Task item
The records are to be repeated in full. Every line must match.

-- Available data follows --

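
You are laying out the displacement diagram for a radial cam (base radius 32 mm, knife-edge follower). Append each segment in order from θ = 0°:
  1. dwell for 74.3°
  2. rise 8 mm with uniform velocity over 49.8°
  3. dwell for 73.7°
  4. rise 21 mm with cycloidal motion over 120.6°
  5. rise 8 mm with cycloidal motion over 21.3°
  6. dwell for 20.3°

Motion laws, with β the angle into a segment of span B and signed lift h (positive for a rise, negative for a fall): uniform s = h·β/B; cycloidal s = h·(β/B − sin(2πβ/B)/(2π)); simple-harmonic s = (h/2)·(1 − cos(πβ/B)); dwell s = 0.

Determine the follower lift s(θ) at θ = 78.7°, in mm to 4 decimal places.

seg 1 [0°–74.3°] dwell: s stays 0.0000
seg 2 [74.3°–124.1°] uniform, h=8: θ=78.7° here. β=4.4, B=49.8. 8·4.4/49.8 = 0.7068 → s = 0.7068

0.7068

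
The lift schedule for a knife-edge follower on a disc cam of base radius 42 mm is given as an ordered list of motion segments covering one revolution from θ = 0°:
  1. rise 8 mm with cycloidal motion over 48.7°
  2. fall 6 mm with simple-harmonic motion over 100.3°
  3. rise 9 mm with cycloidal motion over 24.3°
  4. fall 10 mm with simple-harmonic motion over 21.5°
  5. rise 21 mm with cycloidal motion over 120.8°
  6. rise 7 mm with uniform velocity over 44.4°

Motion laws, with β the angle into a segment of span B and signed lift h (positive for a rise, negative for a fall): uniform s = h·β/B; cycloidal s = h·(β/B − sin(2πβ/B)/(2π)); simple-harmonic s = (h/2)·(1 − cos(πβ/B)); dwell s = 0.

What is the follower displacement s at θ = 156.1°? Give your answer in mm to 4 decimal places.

seg 1 [0°–48.7°] cycloidal, h=8: full span → s += 8 → s = 8.0000
seg 2 [48.7°–149°] simple-harmonic, h=-6: full span → s += -6 → s = 2.0000
seg 3 [149°–173.3°] cycloidal, h=9: θ=156.1° here. β=7.1, B=24.3. 9·(0.2922 − sin(2π·0.2922)/(2π)) = 1.2472 → s = 3.2472

3.2472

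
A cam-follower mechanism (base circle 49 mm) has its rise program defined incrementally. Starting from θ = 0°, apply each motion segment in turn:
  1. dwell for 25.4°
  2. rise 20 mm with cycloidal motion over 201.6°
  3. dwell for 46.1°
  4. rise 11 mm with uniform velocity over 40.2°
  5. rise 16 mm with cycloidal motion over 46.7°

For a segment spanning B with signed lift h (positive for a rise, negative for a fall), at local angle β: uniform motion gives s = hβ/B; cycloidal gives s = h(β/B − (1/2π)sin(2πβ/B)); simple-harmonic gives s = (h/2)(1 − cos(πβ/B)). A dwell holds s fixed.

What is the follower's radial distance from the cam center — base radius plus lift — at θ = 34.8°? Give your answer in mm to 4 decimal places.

seg 1 [0°–25.4°] dwell: s stays 0.0000
seg 2 [25.4°–227°] cycloidal, h=20: θ=34.8° here. β=9.4, B=201.6. 20·(0.0466 − sin(2π·0.0466)/(2π)) = 0.0133 → s = 0.0133
radial distance = base radius + s = 49 + 0.0133 = 49.0133

49.0133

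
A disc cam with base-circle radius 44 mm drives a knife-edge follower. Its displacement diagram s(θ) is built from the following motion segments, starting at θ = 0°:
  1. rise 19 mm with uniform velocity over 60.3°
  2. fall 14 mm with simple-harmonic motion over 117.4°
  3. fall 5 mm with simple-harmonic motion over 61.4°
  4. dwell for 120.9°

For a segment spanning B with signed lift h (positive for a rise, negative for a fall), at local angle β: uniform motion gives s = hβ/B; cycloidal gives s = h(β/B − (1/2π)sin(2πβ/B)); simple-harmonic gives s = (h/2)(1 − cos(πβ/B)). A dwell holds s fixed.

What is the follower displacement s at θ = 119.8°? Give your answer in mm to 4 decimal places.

seg 1 [0°–60.3°] uniform, h=19: full span → s += 19 → s = 19.0000
seg 2 [60.3°–177.7°] simple-harmonic, h=-14: θ=119.8° here. β=59.5, B=117.4. -14/2·(1 − cos(π·0.5068)) = -7.1498 → s = 11.8502

11.8502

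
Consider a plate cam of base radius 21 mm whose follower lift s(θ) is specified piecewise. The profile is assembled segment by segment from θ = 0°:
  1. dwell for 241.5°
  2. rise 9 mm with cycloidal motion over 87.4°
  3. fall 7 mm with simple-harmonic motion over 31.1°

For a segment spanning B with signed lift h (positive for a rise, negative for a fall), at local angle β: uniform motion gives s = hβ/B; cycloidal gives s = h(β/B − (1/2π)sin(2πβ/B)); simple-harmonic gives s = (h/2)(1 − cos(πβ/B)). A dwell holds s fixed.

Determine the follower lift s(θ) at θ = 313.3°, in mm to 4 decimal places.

seg 1 [0°–241.5°] dwell: s stays 0.0000
seg 2 [241.5°–328.9°] cycloidal, h=9: θ=313.3° here. β=71.8, B=87.4. 9·(0.8215 − sin(2π·0.8215)/(2π)) = 8.6838 → s = 8.6838

8.6838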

-- Available data concluded --

Solution to the exercise
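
You are laying out the displacement diagram for a radial cam (base radius 32 mm, knife-edge follower). Append each segment in order from θ = 0°:
  1. dwell for 74.3°
  2. rise 8 mm with uniform velocity over 49.8°
  3. dwell for 73.7°
  4. rise 21 mm with cycloidal motion over 120.6°
  5. rise 8 mm with cycloidal motion over 21.3°
  6. dwell for 20.3°

Motion laws, with β the angle into a segment of span B and signed lift h (positive for a rise, negative for a fall): uniform s = h·β/B; cycloidal s = h·(β/B − sin(2πβ/B)/(2π)); simple-harmonic s = (h/2)·(1 − cos(πβ/B)); dwell s = 0.

Determine the follower lift s(θ) at θ = 78.7°, in mm to 4 decimal places.

seg 1 [0°–74.3°] dwell: s stays 0.0000
seg 2 [74.3°–124.1°] uniform, h=8: θ=78.7° here. β=4.4, B=49.8. 8·4.4/49.8 = 0.7068 → s = 0.7068

0.7068

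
The lift schedule for a knife-edge follower on a disc cam of base radius 42 mm is given as an ordered list of motion segments covering one revolution from θ = 0°:
  1. rise 8 mm with cycloidal motion over 48.7°
  2. fall 6 mm with simple-harmonic motion over 100.3°
  3. rise 9 mm with cycloidal motion over 24.3°
  4. fall 10 mm with simple-harmonic motion over 21.5°
  5. rise 21 mm with cycloidal motion over 120.8°
  6. rise 7 mm with uniform velocity over 44.4°

Motion laws, with β the angle into a segment of span B and signed lift h (positive for a rise, negative for a fall): uniform s = h·β/B; cycloidal s = h·(β/B − sin(2πβ/B)/(2π)); simple-harmonic s = (h/2)·(1 − cos(πβ/B)); dwell s = 0.

What is the follower displacement s at θ = 156.1°? Give your answer in mm to 4 decimal places.

seg 1 [0°–48.7°] cycloidal, h=8: full span → s += 8 → s = 8.0000
seg 2 [48.7°–149°] simple-harmonic, h=-6: full span → s += -6 → s = 2.0000
seg 3 [149°–173.3°] cycloidal, h=9: θ=156.1° here. β=7.1, B=24.3. 9·(0.2922 − sin(2π·0.2922)/(2π)) = 1.2472 → s = 3.2472

3.2472

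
A cam-follower mechanism (base circle 49 mm) has its rise program defined incrementally. Starting from θ = 0°, apply each motion segment in turn:
  1. dwell for 25.4°
  2. rise 20 mm with cycloidal motion over 201.6°
  3. dwell for 46.1°
  4. rise 11 mm with uniform velocity over 40.2°
  5. rise 16 mm with cycloidal motion over 46.7°

For a segment spanning B with signed lift h (positive for a rise, negative for a fall), at local angle β: uniform motion gives s = hβ/B; cycloidal gives s = h(β/B − (1/2π)sin(2πβ/B)); simple-harmonic gives s = (h/2)(1 − cos(πβ/B)). A dwell holds s fixed.

What is the follower's radial distance from the cam center — base radius plus lift — at θ = 34.8°? Give your answer in mm to 4 decimal places.

seg 1 [0°–25.4°] dwell: s stays 0.0000
seg 2 [25.4°–227°] cycloidal, h=20: θ=34.8° here. β=9.4, B=201.6. 20·(0.0466 − sin(2π·0.0466)/(2π)) = 0.0133 → s = 0.0133
radial distance = base radius + s = 49 + 0.0133 = 49.0133

49.0133

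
A disc cam with base-circle radius 44 mm drives a knife-edge follower. Its displacement diagram s(θ) is built from the following motion segments, starting at θ = 0°:
  1. rise 19 mm with uniform velocity over 60.3°
  2. fall 14 mm with simple-harmonic motion over 117.4°
  3. fall 5 mm with simple-harmonic motion over 61.4°
  4. dwell for 120.9°

For a segment spanning B with signed lift h (positive for a rise, negative for a fall), at local angle β: uniform motion gives s = hβ/B; cycloidal gives s = h(β/B − (1/2π)sin(2πβ/B)); simple-harmonic gives s = (h/2)(1 − cos(πβ/B)). A dwell holds s fixed.

What is the follower displacement s at θ = 119.8°? Give your answer in mm to 4 decimal places.

seg 1 [0°–60.3°] uniform, h=19: full span → s += 19 → s = 19.0000
seg 2 [60.3°–177.7°] simple-harmonic, h=-14: θ=119.8° here. β=59.5, B=117.4. -14/2·(1 − cos(π·0.5068)) = -7.1498 → s = 11.8502

11.8502

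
Consider a plate cam of base radius 21 mm whose follower lift s(θ) is specified piecewise. The profile is assembled segment by segment from θ = 0°:
  1. dwell for 241.5°
  2. rise 9 mm with cycloidal motion over 87.4°
  3. fall 7 mm with simple-harmonic motion over 31.1°

For a segment spanning B with signed lift h (positive for a rise, negative for a fall), at local angle β: uniform motion gives s = hβ/B; cycloidal gives s = h(β/B − (1/2π)sin(2πβ/B)); simple-harmonic gives s = (h/2)(1 − cos(πβ/B)). A dwell holds s fixed.

Determine the follower lift s(θ) at θ = 313.3°, in mm to 4 decimal places.

seg 1 [0°–241.5°] dwell: s stays 0.0000
seg 2 [241.5°–328.9°] cycloidal, h=9: θ=313.3° here. β=71.8, B=87.4. 9·(0.8215 − sin(2π·0.8215)/(2π)) = 8.6838 → s = 8.6838

8.6838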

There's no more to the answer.